*** ENTRIES SHOWN
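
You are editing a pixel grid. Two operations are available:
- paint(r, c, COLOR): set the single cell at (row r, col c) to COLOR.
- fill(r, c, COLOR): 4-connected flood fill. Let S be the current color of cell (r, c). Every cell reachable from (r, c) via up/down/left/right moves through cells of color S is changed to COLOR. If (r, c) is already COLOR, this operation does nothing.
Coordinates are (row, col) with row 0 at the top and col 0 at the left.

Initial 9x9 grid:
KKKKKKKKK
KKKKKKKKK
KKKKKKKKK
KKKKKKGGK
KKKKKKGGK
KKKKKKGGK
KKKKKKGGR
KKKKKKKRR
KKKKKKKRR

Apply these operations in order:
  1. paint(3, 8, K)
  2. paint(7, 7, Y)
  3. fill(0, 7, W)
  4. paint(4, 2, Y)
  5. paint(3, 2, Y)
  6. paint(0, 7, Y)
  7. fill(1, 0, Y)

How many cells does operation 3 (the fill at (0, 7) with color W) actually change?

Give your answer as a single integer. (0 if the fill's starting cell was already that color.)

Answer: 68

Derivation:
After op 1 paint(3,8,K):
KKKKKKKKK
KKKKKKKKK
KKKKKKKKK
KKKKKKGGK
KKKKKKGGK
KKKKKKGGK
KKKKKKGGR
KKKKKKKRR
KKKKKKKRR
After op 2 paint(7,7,Y):
KKKKKKKKK
KKKKKKKKK
KKKKKKKKK
KKKKKKGGK
KKKKKKGGK
KKKKKKGGK
KKKKKKGGR
KKKKKKKYR
KKKKKKKRR
After op 3 fill(0,7,W) [68 cells changed]:
WWWWWWWWW
WWWWWWWWW
WWWWWWWWW
WWWWWWGGW
WWWWWWGGW
WWWWWWGGW
WWWWWWGGR
WWWWWWWYR
WWWWWWWRR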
******
Give an exact copy of the lines above from the line with "2. paint(7, 7, Y)" up to and including the line with "How many cells", and leave everything else out.

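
  2. paint(7, 7, Y)
  3. fill(0, 7, W)
  4. paint(4, 2, Y)
  5. paint(3, 2, Y)
  6. paint(0, 7, Y)
  7. fill(1, 0, Y)

How many cells does operation 3 (the fill at (0, 7) with color W) actually change?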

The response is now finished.